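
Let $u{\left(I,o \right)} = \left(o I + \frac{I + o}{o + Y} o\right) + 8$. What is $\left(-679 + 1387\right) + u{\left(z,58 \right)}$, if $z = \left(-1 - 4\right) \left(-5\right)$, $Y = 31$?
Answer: $\frac{197588}{89} \approx 2220.1$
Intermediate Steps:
$z = 25$ ($z = \left(-5\right) \left(-5\right) = 25$)
$u{\left(I,o \right)} = 8 + I o + \frac{o \left(I + o\right)}{31 + o}$ ($u{\left(I,o \right)} = \left(o I + \frac{I + o}{o + 31} o\right) + 8 = \left(I o + \frac{I + o}{31 + o} o\right) + 8 = \left(I o + \frac{o \left(I + o\right)}{31 + o}\right) + 8 = 8 + I o + \frac{o \left(I + o\right)}{31 + o}$)
$\left(-679 + 1387\right) + u{\left(z,58 \right)} = \left(-679 + 1387\right) + \frac{248 + 58^{2} + 8 \cdot 58 + 25 \cdot 58^{2} + 32 \cdot 25 \cdot 58}{31 + 58} = 708 + \frac{248 + 3364 + 464 + 25 \cdot 3364 + 46400}{89} = 708 + \frac{248 + 3364 + 464 + 84100 + 46400}{89} = 708 + \frac{1}{89} \cdot 134576 = 708 + \frac{134576}{89} = \frac{197588}{89}$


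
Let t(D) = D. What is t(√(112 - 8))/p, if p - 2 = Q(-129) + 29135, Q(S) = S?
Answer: √26/14504 ≈ 0.00035156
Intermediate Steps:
p = 29008 (p = 2 + (-129 + 29135) = 2 + 29006 = 29008)
t(√(112 - 8))/p = √(112 - 8)/29008 = √104*(1/29008) = (2*√26)*(1/29008) = √26/14504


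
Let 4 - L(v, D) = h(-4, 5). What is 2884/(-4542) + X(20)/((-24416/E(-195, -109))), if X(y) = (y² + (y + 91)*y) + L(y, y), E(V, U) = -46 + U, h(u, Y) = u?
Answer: 222465317/13862184 ≈ 16.048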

+-------+

Assignment: Return all lines from the data above with "What" in them.

Written response:
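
Let $u{\left(I,o \right)} = \left(o I + \frac{I + o}{o + Y} o\right) + 8$. What is $\left(-679 + 1387\right) + u{\left(z,58 \right)}$, if $z = \left(-1 - 4\right) \left(-5\right)$, $Y = 31$?
Let t(D) = D. What is t(√(112 - 8))/p, if p - 2 = Q(-129) + 29135, Q(S) = S?
Let 4 - L(v, D) = h(-4, 5). What is 2884/(-4542) + X(20)/((-24416/E(-195, -109))), if X(y) = (y² + (y + 91)*y) + L(y, y), E(V, U) = -46 + U, h(u, Y) = u?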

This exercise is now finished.